EXERCISE OBJECTIVE
The expected result is the material below, reproduced exactly from its first line through the line containing "The Veteran's Credit".
(Beginning of RECORDS FOR THIS EXERCISE)
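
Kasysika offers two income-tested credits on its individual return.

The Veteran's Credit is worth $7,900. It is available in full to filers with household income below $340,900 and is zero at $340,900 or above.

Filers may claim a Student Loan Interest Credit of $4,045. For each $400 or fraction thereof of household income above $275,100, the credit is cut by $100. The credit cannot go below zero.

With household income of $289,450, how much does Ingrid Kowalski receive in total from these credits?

$8,345

Veteran's Credit: $289,450 is below the $340,900 cutoff, so the full $7,900 applies.
Student Loan Interest Credit: income exceeds $275,100 by $14,350, which is 36 full-or-partial $400 increments; reduction = 36 × $100 = $3,600, leaving $445.
Total: $7,900 + $445 = $8,345.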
(End of RECORDS FOR THIS EXERCISE)
SOLUTION BELOW
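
Kasysika offers two income-tested credits on its individual return.

The Veteran's Credit is worth $7,900. It is available in full to filers with household income below $340,900 and is zero at $340,900 or above.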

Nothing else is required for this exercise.